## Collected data
---+---

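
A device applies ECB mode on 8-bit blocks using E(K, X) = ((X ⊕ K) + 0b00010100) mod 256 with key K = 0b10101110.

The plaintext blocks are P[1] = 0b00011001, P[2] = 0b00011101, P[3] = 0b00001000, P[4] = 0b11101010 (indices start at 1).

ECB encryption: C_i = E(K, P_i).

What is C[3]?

C[3]: E(K, 0b00001000) = 0b10111010.

C[3] = 0b10111010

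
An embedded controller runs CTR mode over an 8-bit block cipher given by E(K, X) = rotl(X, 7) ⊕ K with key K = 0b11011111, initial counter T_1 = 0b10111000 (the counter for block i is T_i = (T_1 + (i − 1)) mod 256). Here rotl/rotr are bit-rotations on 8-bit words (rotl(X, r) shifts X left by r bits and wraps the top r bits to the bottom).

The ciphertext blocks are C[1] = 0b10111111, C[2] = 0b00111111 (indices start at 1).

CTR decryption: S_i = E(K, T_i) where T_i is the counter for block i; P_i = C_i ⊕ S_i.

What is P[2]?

P[2]: T = 0b10111001, S = E(K, T) = 0b00000011; 0b00111111 ⊕ 0b00000011 = 0b00111100.

P[2] = 0b00111100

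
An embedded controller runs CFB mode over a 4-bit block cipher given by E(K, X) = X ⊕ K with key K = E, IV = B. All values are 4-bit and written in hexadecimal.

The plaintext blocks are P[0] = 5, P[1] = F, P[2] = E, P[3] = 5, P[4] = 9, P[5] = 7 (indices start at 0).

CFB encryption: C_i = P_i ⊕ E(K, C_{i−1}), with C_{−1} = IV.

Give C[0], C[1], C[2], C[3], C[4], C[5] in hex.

C[0] = 0, C[1] = 1, C[2] = 1, C[3] = A, C[4] = D, C[5] = 4

C[0]: E(K, B) = 5; 5 ⊕ 5 = 0.
C[1]: E(K, 0) = E; F ⊕ E = 1.
C[2]: E(K, 1) = F; E ⊕ F = 1.
C[3]: E(K, 1) = F; 5 ⊕ F = A.
C[4]: E(K, A) = 4; 9 ⊕ 4 = D.
C[5]: E(K, D) = 3; 7 ⊕ 3 = 4.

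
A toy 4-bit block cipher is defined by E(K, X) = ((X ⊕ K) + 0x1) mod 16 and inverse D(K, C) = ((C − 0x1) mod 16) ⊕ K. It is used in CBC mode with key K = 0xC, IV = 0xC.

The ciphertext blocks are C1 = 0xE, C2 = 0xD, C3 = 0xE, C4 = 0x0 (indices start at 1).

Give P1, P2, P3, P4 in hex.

P1 = 0xD, P2 = 0xE, P3 = 0xC, P4 = 0xD

CBC decryption: P_i = D(K, C_i) ⊕ C_{i−1}, with C_{0} = IV.
P1: D(K, 0xE) = 0x1; 0x1 ⊕ 0xC = 0xD.
P2: D(K, 0xD) = 0x0; 0x0 ⊕ 0xE = 0xE.
P3: D(K, 0xE) = 0x1; 0x1 ⊕ 0xD = 0xC.
P4: D(K, 0x0) = 0x3; 0x3 ⊕ 0xE = 0xD.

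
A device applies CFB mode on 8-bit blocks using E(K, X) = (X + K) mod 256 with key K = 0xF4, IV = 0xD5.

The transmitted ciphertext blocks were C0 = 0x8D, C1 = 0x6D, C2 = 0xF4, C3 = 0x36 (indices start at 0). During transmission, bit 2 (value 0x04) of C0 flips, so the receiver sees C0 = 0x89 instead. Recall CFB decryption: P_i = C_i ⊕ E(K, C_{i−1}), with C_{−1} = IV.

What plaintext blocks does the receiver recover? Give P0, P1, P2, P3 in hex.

P0 = 0x40, P1 = 0x10, P2 = 0x95, P3 = 0xDE

Only C0 changed, to 0x89. In CFB, a change in C_i flips the same bit in P_i and garbles P_{i+1}. Decrypting the received ciphertext:
P0: E(K, 0xD5) = 0xC9; 0x89 ⊕ 0xC9 = 0x40.
P1: E(K, 0x89) = 0x7D; 0x6D ⊕ 0x7D = 0x10.
P2: E(K, 0x6D) = 0x61; 0xF4 ⊕ 0x61 = 0x95.
P3: E(K, 0xF4) = 0xE8; 0x36 ⊕ 0xE8 = 0xDE.
Blocks that differ from the original plaintext: P0, P1.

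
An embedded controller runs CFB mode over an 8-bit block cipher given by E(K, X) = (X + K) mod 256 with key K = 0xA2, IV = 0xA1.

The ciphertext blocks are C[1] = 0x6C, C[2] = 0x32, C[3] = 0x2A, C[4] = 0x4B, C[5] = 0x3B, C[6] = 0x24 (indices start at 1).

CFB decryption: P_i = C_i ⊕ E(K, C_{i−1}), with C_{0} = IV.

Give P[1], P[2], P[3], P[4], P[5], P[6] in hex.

P[1]: E(K, 0xA1) = 0x43; 0x6C ⊕ 0x43 = 0x2F.
P[2]: E(K, 0x6C) = 0x0E; 0x32 ⊕ 0x0E = 0x3C.
P[3]: E(K, 0x32) = 0xD4; 0x2A ⊕ 0xD4 = 0xFE.
P[4]: E(K, 0x2A) = 0xCC; 0x4B ⊕ 0xCC = 0x87.
P[5]: E(K, 0x4B) = 0xED; 0x3B ⊕ 0xED = 0xD6.
P[6]: E(K, 0x3B) = 0xDD; 0x24 ⊕ 0xDD = 0xF9.

P[1] = 0x2F, P[2] = 0x3C, P[3] = 0xFE, P[4] = 0x87, P[5] = 0xD6, P[6] = 0xF9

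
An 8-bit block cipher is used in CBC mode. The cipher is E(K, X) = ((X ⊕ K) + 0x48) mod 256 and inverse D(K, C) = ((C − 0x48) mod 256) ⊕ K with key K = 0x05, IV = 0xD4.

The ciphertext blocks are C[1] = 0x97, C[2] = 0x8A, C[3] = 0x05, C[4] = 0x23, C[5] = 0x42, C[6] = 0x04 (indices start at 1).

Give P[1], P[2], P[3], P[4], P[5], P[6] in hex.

P[1] = 0x9E, P[2] = 0xD0, P[3] = 0x32, P[4] = 0xDB, P[5] = 0xDC, P[6] = 0xFB

CBC decryption: P_i = D(K, C_i) ⊕ C_{i−1}, with C_{0} = IV.
P[1]: D(K, 0x97) = 0x4A; 0x4A ⊕ 0xD4 = 0x9E.
P[2]: D(K, 0x8A) = 0x47; 0x47 ⊕ 0x97 = 0xD0.
P[3]: D(K, 0x05) = 0xB8; 0xB8 ⊕ 0x8A = 0x32.
P[4]: D(K, 0x23) = 0xDE; 0xDE ⊕ 0x05 = 0xDB.
P[5]: D(K, 0x42) = 0xFF; 0xFF ⊕ 0x23 = 0xDC.
P[6]: D(K, 0x04) = 0xB9; 0xB9 ⊕ 0x42 = 0xFB.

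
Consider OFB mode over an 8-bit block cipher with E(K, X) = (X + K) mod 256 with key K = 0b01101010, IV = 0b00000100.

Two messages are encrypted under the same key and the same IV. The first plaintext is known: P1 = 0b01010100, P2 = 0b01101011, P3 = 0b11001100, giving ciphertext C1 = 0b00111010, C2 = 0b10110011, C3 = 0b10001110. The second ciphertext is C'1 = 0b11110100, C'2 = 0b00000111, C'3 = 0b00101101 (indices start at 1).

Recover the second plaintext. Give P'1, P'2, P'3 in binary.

P'1 = 0b10011010, P'2 = 0b11011111, P'3 = 0b01101111

In OFB with a reused IV, both messages share the same keystream S_i, so C_i ⊕ C'_i = P_i ⊕ P'_i and thus P'_i = P_i ⊕ C_i ⊕ C'_i.
P'1: 0b01010100 ⊕ 0b00111010 ⊕ 0b11110100 = 0b10011010.
P'2: 0b01101011 ⊕ 0b10110011 ⊕ 0b00000111 = 0b11011111.
P'3: 0b11001100 ⊕ 0b10001110 ⊕ 0b00101101 = 0b01101111.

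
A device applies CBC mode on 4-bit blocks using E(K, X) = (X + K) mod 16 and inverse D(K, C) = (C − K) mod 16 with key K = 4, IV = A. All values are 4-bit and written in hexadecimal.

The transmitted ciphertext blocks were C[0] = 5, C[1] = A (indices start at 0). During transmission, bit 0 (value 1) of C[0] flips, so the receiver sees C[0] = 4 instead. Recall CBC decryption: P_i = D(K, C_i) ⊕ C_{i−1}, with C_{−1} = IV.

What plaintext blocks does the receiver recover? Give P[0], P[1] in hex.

Only C[0] changed, to 4. In CBC, a change in C_i garbles P_i and flips the same bit in P_{i+1}. Decrypting the received ciphertext:
P[0]: D(K, 4) = 0; 0 ⊕ A = A.
P[1]: D(K, A) = 6; 6 ⊕ 4 = 2.
Blocks that differ from the original plaintext: P[0], P[1].

P[0] = A, P[1] = 2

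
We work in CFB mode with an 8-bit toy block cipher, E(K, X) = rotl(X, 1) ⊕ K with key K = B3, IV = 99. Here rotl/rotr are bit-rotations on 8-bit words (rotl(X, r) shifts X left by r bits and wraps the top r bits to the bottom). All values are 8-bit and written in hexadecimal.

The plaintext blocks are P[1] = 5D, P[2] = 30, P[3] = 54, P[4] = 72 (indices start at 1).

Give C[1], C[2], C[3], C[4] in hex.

CFB encryption: C_i = P_i ⊕ E(K, C_{i−1}), with C_{0} = IV.
C[1]: E(K, 99) = 80; 5D ⊕ 80 = DD.
C[2]: E(K, DD) = 08; 30 ⊕ 08 = 38.
C[3]: E(K, 38) = C3; 54 ⊕ C3 = 97.
C[4]: E(K, 97) = 9C; 72 ⊕ 9C = EE.

C[1] = DD, C[2] = 38, C[3] = 97, C[4] = EE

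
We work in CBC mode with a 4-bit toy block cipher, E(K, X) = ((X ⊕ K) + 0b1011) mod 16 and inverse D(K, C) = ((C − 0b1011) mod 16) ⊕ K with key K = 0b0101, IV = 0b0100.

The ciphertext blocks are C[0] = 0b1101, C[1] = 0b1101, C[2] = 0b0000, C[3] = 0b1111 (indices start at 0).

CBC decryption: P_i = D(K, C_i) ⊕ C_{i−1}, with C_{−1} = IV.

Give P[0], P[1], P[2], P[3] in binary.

P[0] = 0b0011, P[1] = 0b1010, P[2] = 0b1101, P[3] = 0b0001

P[0]: D(K, 0b1101) = 0b0111; 0b0111 ⊕ 0b0100 = 0b0011.
P[1]: D(K, 0b1101) = 0b0111; 0b0111 ⊕ 0b1101 = 0b1010.
P[2]: D(K, 0b0000) = 0b0000; 0b0000 ⊕ 0b1101 = 0b1101.
P[3]: D(K, 0b1111) = 0b0001; 0b0001 ⊕ 0b0000 = 0b0001.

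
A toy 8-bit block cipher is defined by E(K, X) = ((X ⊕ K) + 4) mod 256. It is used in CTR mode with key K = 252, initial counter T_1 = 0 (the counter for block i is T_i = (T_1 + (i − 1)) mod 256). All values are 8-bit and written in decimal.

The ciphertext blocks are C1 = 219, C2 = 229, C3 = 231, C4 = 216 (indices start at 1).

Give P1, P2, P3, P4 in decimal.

P1 = 219, P2 = 228, P3 = 229, P4 = 219

CTR decryption: S_i = E(K, T_i) where T_i is the counter for block i; P_i = C_i ⊕ S_i.
P1: T = 0, S = E(K, T) = 0; 219 ⊕ 0 = 219.
P2: T = 1, S = E(K, T) = 1; 229 ⊕ 1 = 228.
P3: T = 2, S = E(K, T) = 2; 231 ⊕ 2 = 229.
P4: T = 3, S = E(K, T) = 3; 216 ⊕ 3 = 219.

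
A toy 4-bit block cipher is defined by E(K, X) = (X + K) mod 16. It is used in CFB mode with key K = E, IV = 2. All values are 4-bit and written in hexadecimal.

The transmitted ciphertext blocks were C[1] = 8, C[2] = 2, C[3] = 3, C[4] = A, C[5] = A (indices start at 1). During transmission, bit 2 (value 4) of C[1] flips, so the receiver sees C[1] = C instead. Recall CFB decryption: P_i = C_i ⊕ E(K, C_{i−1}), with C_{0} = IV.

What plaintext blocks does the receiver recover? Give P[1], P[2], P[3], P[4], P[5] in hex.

P[1] = C, P[2] = 8, P[3] = 3, P[4] = B, P[5] = 2

Only C[1] changed, to C. In CFB, a change in C_i flips the same bit in P_i and garbles P_{i+1}. Decrypting the received ciphertext:
P[1]: E(K, 2) = 0; C ⊕ 0 = C.
P[2]: E(K, C) = A; 2 ⊕ A = 8.
P[3]: E(K, 2) = 0; 3 ⊕ 0 = 3.
P[4]: E(K, 3) = 1; A ⊕ 1 = B.
P[5]: E(K, A) = 8; A ⊕ 8 = 2.
Blocks that differ from the original plaintext: P[1], P[2].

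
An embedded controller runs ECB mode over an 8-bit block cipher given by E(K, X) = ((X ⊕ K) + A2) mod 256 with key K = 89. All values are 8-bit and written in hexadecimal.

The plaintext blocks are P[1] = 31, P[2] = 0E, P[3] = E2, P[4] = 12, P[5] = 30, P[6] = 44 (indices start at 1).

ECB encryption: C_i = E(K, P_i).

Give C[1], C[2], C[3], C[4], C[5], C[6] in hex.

C[1]: E(K, 31) = 5A.
C[2]: E(K, 0E) = 29.
C[3]: E(K, E2) = 0D.
C[4]: E(K, 12) = 3D.
C[5]: E(K, 30) = 5B.
C[6]: E(K, 44) = 6F.

C[1] = 5A, C[2] = 29, C[3] = 0D, C[4] = 3D, C[5] = 5B, C[6] = 6F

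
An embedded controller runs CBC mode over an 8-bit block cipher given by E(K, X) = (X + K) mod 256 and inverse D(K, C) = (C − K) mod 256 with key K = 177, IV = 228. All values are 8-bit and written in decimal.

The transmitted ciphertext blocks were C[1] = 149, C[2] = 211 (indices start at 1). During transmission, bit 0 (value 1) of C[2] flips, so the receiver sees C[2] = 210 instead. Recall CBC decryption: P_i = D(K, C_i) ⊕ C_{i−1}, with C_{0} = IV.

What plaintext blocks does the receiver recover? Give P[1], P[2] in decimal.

P[1] = 0, P[2] = 180

Only C[2] changed, to 210. In CBC, a change in C_i garbles P_i and flips the same bit in P_{i+1}. Decrypting the received ciphertext:
P[1]: D(K, 149) = 228; 228 ⊕ 228 = 0.
P[2]: D(K, 210) = 33; 33 ⊕ 149 = 180.
Blocks that differ from the original plaintext: P[2].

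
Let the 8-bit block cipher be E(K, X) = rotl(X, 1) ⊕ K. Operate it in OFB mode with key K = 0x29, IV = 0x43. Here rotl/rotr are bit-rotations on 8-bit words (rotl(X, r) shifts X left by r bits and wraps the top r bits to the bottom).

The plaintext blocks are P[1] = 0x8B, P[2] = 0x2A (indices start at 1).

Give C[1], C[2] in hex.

C[1] = 0x24, C[2] = 0x5C

OFB encryption: S_i = E(K, S_{i−1}) with S_{0} = IV; C_i = P_i ⊕ S_i.
C[1]: S = E(K, 0x43) = 0xAF; 0x8B ⊕ 0xAF = 0x24.
C[2]: S = E(K, 0xAF) = 0x76; 0x2A ⊕ 0x76 = 0x5C.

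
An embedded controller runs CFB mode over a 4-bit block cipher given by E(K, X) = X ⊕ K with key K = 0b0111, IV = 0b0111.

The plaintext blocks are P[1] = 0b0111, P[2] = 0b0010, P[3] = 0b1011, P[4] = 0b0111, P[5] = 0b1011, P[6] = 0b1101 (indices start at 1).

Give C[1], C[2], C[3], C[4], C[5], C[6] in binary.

CFB encryption: C_i = P_i ⊕ E(K, C_{i−1}), with C_{0} = IV.
C[1]: E(K, 0b0111) = 0b0000; 0b0111 ⊕ 0b0000 = 0b0111.
C[2]: E(K, 0b0111) = 0b0000; 0b0010 ⊕ 0b0000 = 0b0010.
C[3]: E(K, 0b0010) = 0b0101; 0b1011 ⊕ 0b0101 = 0b1110.
C[4]: E(K, 0b1110) = 0b1001; 0b0111 ⊕ 0b1001 = 0b1110.
C[5]: E(K, 0b1110) = 0b1001; 0b1011 ⊕ 0b1001 = 0b0010.
C[6]: E(K, 0b0010) = 0b0101; 0b1101 ⊕ 0b0101 = 0b1000.

C[1] = 0b0111, C[2] = 0b0010, C[3] = 0b1110, C[4] = 0b1110, C[5] = 0b0010, C[6] = 0b1000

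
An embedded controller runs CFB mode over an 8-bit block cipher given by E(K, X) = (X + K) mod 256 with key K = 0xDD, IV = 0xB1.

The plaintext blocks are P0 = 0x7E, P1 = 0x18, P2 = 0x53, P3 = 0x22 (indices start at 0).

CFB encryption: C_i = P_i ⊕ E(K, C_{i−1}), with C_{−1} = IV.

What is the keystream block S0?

0x8E

C0: E(K, 0xB1) = 0x8E; 0x7E ⊕ 0x8E = 0xF0.
So S0 = 0x8E.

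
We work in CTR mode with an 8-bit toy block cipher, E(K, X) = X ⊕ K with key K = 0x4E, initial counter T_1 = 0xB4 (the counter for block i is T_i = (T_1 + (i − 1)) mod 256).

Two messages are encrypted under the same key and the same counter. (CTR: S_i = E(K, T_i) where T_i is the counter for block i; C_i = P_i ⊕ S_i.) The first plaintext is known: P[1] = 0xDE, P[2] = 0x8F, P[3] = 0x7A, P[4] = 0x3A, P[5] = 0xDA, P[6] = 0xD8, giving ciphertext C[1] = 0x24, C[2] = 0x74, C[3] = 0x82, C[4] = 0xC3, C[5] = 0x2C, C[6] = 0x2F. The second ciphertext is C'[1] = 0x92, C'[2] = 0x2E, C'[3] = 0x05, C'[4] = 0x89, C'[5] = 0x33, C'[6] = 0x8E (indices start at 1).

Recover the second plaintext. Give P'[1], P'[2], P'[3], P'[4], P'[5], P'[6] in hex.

P'[1] = 0x68, P'[2] = 0xD5, P'[3] = 0xFD, P'[4] = 0x70, P'[5] = 0xC5, P'[6] = 0x79

In CTR with a reused counter, both messages share the same keystream S_i, so C_i ⊕ C'_i = P_i ⊕ P'_i and thus P'_i = P_i ⊕ C_i ⊕ C'_i.
P'[1]: 0xDE ⊕ 0x24 ⊕ 0x92 = 0x68.
P'[2]: 0x8F ⊕ 0x74 ⊕ 0x2E = 0xD5.
P'[3]: 0x7A ⊕ 0x82 ⊕ 0x05 = 0xFD.
P'[4]: 0x3A ⊕ 0xC3 ⊕ 0x89 = 0x70.
P'[5]: 0xDA ⊕ 0x2C ⊕ 0x33 = 0xC5.
P'[6]: 0xD8 ⊕ 0x2F ⊕ 0x8E = 0x79.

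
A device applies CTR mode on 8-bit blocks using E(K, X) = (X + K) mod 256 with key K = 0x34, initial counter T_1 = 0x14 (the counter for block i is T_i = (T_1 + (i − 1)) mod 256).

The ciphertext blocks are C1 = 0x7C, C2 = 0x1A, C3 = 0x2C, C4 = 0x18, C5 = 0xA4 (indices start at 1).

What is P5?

P5 = 0xE8

CTR decryption: S_i = E(K, T_i) where T_i is the counter for block i; P_i = C_i ⊕ S_i.
P5: T = 0x18, S = E(K, T) = 0x4C; 0xA4 ⊕ 0x4C = 0xE8.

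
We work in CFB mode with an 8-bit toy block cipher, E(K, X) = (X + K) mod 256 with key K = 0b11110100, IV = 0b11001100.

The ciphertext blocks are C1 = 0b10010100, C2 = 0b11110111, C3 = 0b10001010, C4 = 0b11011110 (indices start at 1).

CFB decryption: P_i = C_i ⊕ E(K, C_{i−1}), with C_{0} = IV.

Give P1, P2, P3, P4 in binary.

P1: E(K, 0b11001100) = 0b11000000; 0b10010100 ⊕ 0b11000000 = 0b01010100.
P2: E(K, 0b10010100) = 0b10001000; 0b11110111 ⊕ 0b10001000 = 0b01111111.
P3: E(K, 0b11110111) = 0b11101011; 0b10001010 ⊕ 0b11101011 = 0b01100001.
P4: E(K, 0b10001010) = 0b01111110; 0b11011110 ⊕ 0b01111110 = 0b10100000.

P1 = 0b01010100, P2 = 0b01111111, P3 = 0b01100001, P4 = 0b10100000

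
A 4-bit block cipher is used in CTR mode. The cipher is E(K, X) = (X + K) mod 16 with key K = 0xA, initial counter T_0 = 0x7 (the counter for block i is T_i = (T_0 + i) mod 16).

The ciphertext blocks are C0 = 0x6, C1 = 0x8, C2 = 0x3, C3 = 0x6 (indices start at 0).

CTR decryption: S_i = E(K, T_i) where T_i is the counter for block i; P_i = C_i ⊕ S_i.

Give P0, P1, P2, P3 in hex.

P0 = 0x7, P1 = 0xA, P2 = 0x0, P3 = 0x2

P0: T = 0x7, S = E(K, T) = 0x1; 0x6 ⊕ 0x1 = 0x7.
P1: T = 0x8, S = E(K, T) = 0x2; 0x8 ⊕ 0x2 = 0xA.
P2: T = 0x9, S = E(K, T) = 0x3; 0x3 ⊕ 0x3 = 0x0.
P3: T = 0xA, S = E(K, T) = 0x4; 0x6 ⊕ 0x4 = 0x2.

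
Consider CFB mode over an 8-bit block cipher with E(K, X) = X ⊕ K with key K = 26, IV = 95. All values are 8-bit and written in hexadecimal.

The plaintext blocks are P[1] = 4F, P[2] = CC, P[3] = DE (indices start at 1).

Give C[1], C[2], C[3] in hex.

C[1] = FC, C[2] = 16, C[3] = EE

CFB encryption: C_i = P_i ⊕ E(K, C_{i−1}), with C_{0} = IV.
C[1]: E(K, 95) = B3; 4F ⊕ B3 = FC.
C[2]: E(K, FC) = DA; CC ⊕ DA = 16.
C[3]: E(K, 16) = 30; DE ⊕ 30 = EE.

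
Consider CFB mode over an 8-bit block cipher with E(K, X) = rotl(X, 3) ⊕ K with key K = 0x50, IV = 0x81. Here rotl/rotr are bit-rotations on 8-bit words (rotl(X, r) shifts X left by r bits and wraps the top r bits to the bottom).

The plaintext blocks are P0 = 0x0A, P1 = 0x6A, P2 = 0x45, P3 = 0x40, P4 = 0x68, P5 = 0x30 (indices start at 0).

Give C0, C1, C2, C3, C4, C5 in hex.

C0 = 0x56, C1 = 0x88, C2 = 0x51, C3 = 0x9A, C4 = 0xEC, C5 = 0x07

CFB encryption: C_i = P_i ⊕ E(K, C_{i−1}), with C_{−1} = IV.
C0: E(K, 0x81) = 0x5C; 0x0A ⊕ 0x5C = 0x56.
C1: E(K, 0x56) = 0xE2; 0x6A ⊕ 0xE2 = 0x88.
C2: E(K, 0x88) = 0x14; 0x45 ⊕ 0x14 = 0x51.
C3: E(K, 0x51) = 0xDA; 0x40 ⊕ 0xDA = 0x9A.
C4: E(K, 0x9A) = 0x84; 0x68 ⊕ 0x84 = 0xEC.
C5: E(K, 0xEC) = 0x37; 0x30 ⊕ 0x37 = 0x07.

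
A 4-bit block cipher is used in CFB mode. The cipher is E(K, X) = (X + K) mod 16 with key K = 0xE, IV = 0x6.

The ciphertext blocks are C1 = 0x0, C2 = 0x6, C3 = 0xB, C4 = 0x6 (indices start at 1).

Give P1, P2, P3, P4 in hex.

P1 = 0x4, P2 = 0x8, P3 = 0xF, P4 = 0xF

CFB decryption: P_i = C_i ⊕ E(K, C_{i−1}), with C_{0} = IV.
P1: E(K, 0x6) = 0x4; 0x0 ⊕ 0x4 = 0x4.
P2: E(K, 0x0) = 0xE; 0x6 ⊕ 0xE = 0x8.
P3: E(K, 0x6) = 0x4; 0xB ⊕ 0x4 = 0xF.
P4: E(K, 0xB) = 0x9; 0x6 ⊕ 0x9 = 0xF.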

---+---

## TASK REQUIREMENTS
Your task is to quote the lines above, beginning with the first and ending with the one that holds "B. All values".

## RESULT
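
A device applies ECB mode on 8-bit blocks using E(K, X) = ((X ⊕ K) + 0b00010100) mod 256 with key K = 0b10101110.

The plaintext blocks are P[1] = 0b00011001, P[2] = 0b00011101, P[3] = 0b00001000, P[4] = 0b11101010 (indices start at 1).

ECB encryption: C_i = E(K, P_i).

What is C[3]?

C[3]: E(K, 0b00001000) = 0b10111010.

C[3] = 0b10111010

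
An embedded controller runs CTR mode over an 8-bit block cipher given by E(K, X) = rotl(X, 7) ⊕ K with key K = 0b11011111, initial counter T_1 = 0b10111000 (the counter for block i is T_i = (T_1 + (i − 1)) mod 256). Here rotl/rotr are bit-rotations on 8-bit words (rotl(X, r) shifts X left by r bits and wraps the top r bits to the bottom).

The ciphertext blocks are C[1] = 0b10111111, C[2] = 0b00111111 (indices start at 1).

CTR decryption: S_i = E(K, T_i) where T_i is the counter for block i; P_i = C_i ⊕ S_i.

What is P[2]?

P[2]: T = 0b10111001, S = E(K, T) = 0b00000011; 0b00111111 ⊕ 0b00000011 = 0b00111100.

P[2] = 0b00111100

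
An embedded controller runs CFB mode over a 4-bit block cipher given by E(K, X) = X ⊕ K with key K = E, IV = B. All values are 4-bit and written in hexadecimal.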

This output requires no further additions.